Task item
Write each entry out again, exactly as it is written.

Stored items

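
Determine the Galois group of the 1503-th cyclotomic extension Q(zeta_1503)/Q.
|Gal(Q(zeta_1503)/Q)| = phi(1503) = 996; group ≅ (Z/1503Z)^* ≅ Z/6Z × Z/166Z

The n-th cyclotomic polynomial Φ_1503(x) is the minimal polynomial of zeta_1503 over Q and has degree phi(1503) = 996. So Q(zeta_1503) is a degree-996 Galois extension with Galois group (Z/1503Z)^*. By CRT, (Z/1503Z)^* ≅ (Z/9Z)^* × (Z/167Z)^*. Each prime-power unit group is (Z/9Z)^* ≅ Z/6Z; (Z/167Z)^* ≅ Z/166Z. Hence Gal(Q(zeta_1503)/Q) ≅ Z/6Z × Z/166Z.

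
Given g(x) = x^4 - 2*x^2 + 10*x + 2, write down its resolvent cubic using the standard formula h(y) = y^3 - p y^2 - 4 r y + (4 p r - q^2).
h(y) = y^3 + 2*y^2 - 8*y - 116

Identify coefficients: p = -2, q = 10, r = 2.
Plug into h(y) = y^3 - p y^2 - 4 r y + (4 p r - q^2):
  h(y) = y^3 - (-2) y^2 - 4*(2) y + (4*(-2)*(2) - (10)^2)
       = y^3 + (2) y^2 + (-8) y + (-116).
Simplifying: h(y) = y^3 + 2*y^2 - 8*y - 116.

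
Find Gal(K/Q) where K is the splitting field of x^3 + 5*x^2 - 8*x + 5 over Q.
Gal(K/Q) = S_3 (symmetric group of order 6)

Compute the discriminant of x^3 + (5)*x^2 + (-8)*x + (5): Δ = -3127. Since Δ is not a rational square, the Galois group is not contained in A_3; it must be the full S_3 (irreducibility of the cubic rules out anything smaller).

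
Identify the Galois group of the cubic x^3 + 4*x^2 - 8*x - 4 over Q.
Gal(K/Q) = S_3 (symmetric group of order 6)

Compute the discriminant of x^3 + (4)*x^2 + (-8)*x + (-4): Δ = 5968. Since Δ is not a rational square, the Galois group is not contained in A_3; it must be the full S_3 (irreducibility of the cubic rules out anything smaller).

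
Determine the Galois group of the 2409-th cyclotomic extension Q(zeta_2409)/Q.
|Gal(Q(zeta_2409)/Q)| = phi(2409) = 1440; group ≅ (Z/2409Z)^* ≅ Z/2Z × Z/10Z × Z/72Z

The n-th cyclotomic polynomial Φ_2409(x) is the minimal polynomial of zeta_2409 over Q and has degree phi(2409) = 1440. So Q(zeta_2409) is a degree-1440 Galois extension with Galois group (Z/2409Z)^*. By CRT, (Z/2409Z)^* ≅ (Z/3Z)^* × (Z/11Z)^* × (Z/73Z)^*. Each prime-power unit group is (Z/3Z)^* ≅ Z/2Z; (Z/11Z)^* ≅ Z/10Z; (Z/73Z)^* ≅ Z/72Z. Hence Gal(Q(zeta_2409)/Q) ≅ Z/2Z × Z/10Z × Z/72Z.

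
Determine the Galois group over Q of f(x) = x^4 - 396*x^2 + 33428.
Gal(K/Q) = V_4 (Klein four-group, Z/2Z × Z/2Z)

f factors as (x^2 - 274)(x^2 - 122), so the splitting field is K = Q(sqrt(274), sqrt(122)). The elements 274, 122, 33428 are all non-squares in Q, so sqrt(274) and sqrt(122) generate independent quadratic extensions. Thus [K:Q] = 4 and Gal(K/Q) is generated by the two order-2 automorphisms sqrt(274) ↦ -sqrt(274) and sqrt(122) ↦ -sqrt(122), giving V_4.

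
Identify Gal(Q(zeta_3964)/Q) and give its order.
|Gal(Q(zeta_3964)/Q)| = phi(3964) = 1980; group ≅ (Z/3964Z)^* ≅ Z/2Z × Z/990Z

The n-th cyclotomic polynomial Φ_3964(x) is the minimal polynomial of zeta_3964 over Q and has degree phi(3964) = 1980. So Q(zeta_3964) is a degree-1980 Galois extension with Galois group (Z/3964Z)^*. By CRT, (Z/3964Z)^* ≅ (Z/4Z)^* × (Z/991Z)^*. Each prime-power unit group is (Z/4Z)^* ≅ Z/2Z; (Z/991Z)^* ≅ Z/990Z. Hence Gal(Q(zeta_3964)/Q) ≅ Z/2Z × Z/990Z.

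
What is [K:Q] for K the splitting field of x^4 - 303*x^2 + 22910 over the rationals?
[K:Q] = 4

f factors as (x^2 - 158)(x^2 - 145); the splitting field is K = Q(sqrt(158), sqrt(145)). Since 158, 145, and 22910 are all non-squares in Q, the three subfields Q(sqrt(158)), Q(sqrt(145)), Q(sqrt(22910)) are distinct degree-2 extensions, so [K:Q] = 4 (Klein four Galois group).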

Exercise response
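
Determine the Galois group of the 1503-th cyclotomic extension Q(zeta_1503)/Q.
|Gal(Q(zeta_1503)/Q)| = phi(1503) = 996; group ≅ (Z/1503Z)^* ≅ Z/6Z × Z/166Z

The n-th cyclotomic polynomial Φ_1503(x) is the minimal polynomial of zeta_1503 over Q and has degree phi(1503) = 996. So Q(zeta_1503) is a degree-996 Galois extension with Galois group (Z/1503Z)^*. By CRT, (Z/1503Z)^* ≅ (Z/9Z)^* × (Z/167Z)^*. Each prime-power unit group is (Z/9Z)^* ≅ Z/6Z; (Z/167Z)^* ≅ Z/166Z. Hence Gal(Q(zeta_1503)/Q) ≅ Z/6Z × Z/166Z.

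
Given g(x) = x^4 - 2*x^2 + 10*x + 2, write down its resolvent cubic using the standard formula h(y) = y^3 - p y^2 - 4 r y + (4 p r - q^2).
h(y) = y^3 + 2*y^2 - 8*y - 116

Identify coefficients: p = -2, q = 10, r = 2.
Plug into h(y) = y^3 - p y^2 - 4 r y + (4 p r - q^2):
  h(y) = y^3 - (-2) y^2 - 4*(2) y + (4*(-2)*(2) - (10)^2)
       = y^3 + (2) y^2 + (-8) y + (-116).
Simplifying: h(y) = y^3 + 2*y^2 - 8*y - 116.

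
Find Gal(K/Q) where K is the splitting field of x^3 + 5*x^2 - 8*x + 5 over Q.
Gal(K/Q) = S_3 (symmetric group of order 6)

Compute the discriminant of x^3 + (5)*x^2 + (-8)*x + (5): Δ = -3127. Since Δ is not a rational square, the Galois group is not contained in A_3; it must be the full S_3 (irreducibility of the cubic rules out anything smaller).

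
Identify the Galois group of the cubic x^3 + 4*x^2 - 8*x - 4 over Q.
Gal(K/Q) = S_3 (symmetric group of order 6)

Compute the discriminant of x^3 + (4)*x^2 + (-8)*x + (-4): Δ = 5968. Since Δ is not a rational square, the Galois group is not contained in A_3; it must be the full S_3 (irreducibility of the cubic rules out anything smaller).

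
Determine the Galois group of the 2409-th cyclotomic extension Q(zeta_2409)/Q.
|Gal(Q(zeta_2409)/Q)| = phi(2409) = 1440; group ≅ (Z/2409Z)^* ≅ Z/2Z × Z/10Z × Z/72Z

The n-th cyclotomic polynomial Φ_2409(x) is the minimal polynomial of zeta_2409 over Q and has degree phi(2409) = 1440. So Q(zeta_2409) is a degree-1440 Galois extension with Galois group (Z/2409Z)^*. By CRT, (Z/2409Z)^* ≅ (Z/3Z)^* × (Z/11Z)^* × (Z/73Z)^*. Each prime-power unit group is (Z/3Z)^* ≅ Z/2Z; (Z/11Z)^* ≅ Z/10Z; (Z/73Z)^* ≅ Z/72Z. Hence Gal(Q(zeta_2409)/Q) ≅ Z/2Z × Z/10Z × Z/72Z.

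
Determine the Galois group over Q of f(x) = x^4 - 396*x^2 + 33428.
Gal(K/Q) = V_4 (Klein four-group, Z/2Z × Z/2Z)

f factors as (x^2 - 274)(x^2 - 122), so the splitting field is K = Q(sqrt(274), sqrt(122)). The elements 274, 122, 33428 are all non-squares in Q, so sqrt(274) and sqrt(122) generate independent quadratic extensions. Thus [K:Q] = 4 and Gal(K/Q) is generated by the two order-2 automorphisms sqrt(274) ↦ -sqrt(274) and sqrt(122) ↦ -sqrt(122), giving V_4.

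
Identify Gal(Q(zeta_3964)/Q) and give its order.
|Gal(Q(zeta_3964)/Q)| = phi(3964) = 1980; group ≅ (Z/3964Z)^* ≅ Z/2Z × Z/990Z

The n-th cyclotomic polynomial Φ_3964(x) is the minimal polynomial of zeta_3964 over Q and has degree phi(3964) = 1980. So Q(zeta_3964) is a degree-1980 Galois extension with Galois group (Z/3964Z)^*. By CRT, (Z/3964Z)^* ≅ (Z/4Z)^* × (Z/991Z)^*. Each prime-power unit group is (Z/4Z)^* ≅ Z/2Z; (Z/991Z)^* ≅ Z/990Z. Hence Gal(Q(zeta_3964)/Q) ≅ Z/2Z × Z/990Z.

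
What is [K:Q] for K the splitting field of x^4 - 303*x^2 + 22910 over the rationals?
[K:Q] = 4

f factors as (x^2 - 158)(x^2 - 145); the splitting field is K = Q(sqrt(158), sqrt(145)). Since 158, 145, and 22910 are all non-squares in Q, the three subfields Q(sqrt(158)), Q(sqrt(145)), Q(sqrt(22910)) are distinct degree-2 extensions, so [K:Q] = 4 (Klein four Galois group).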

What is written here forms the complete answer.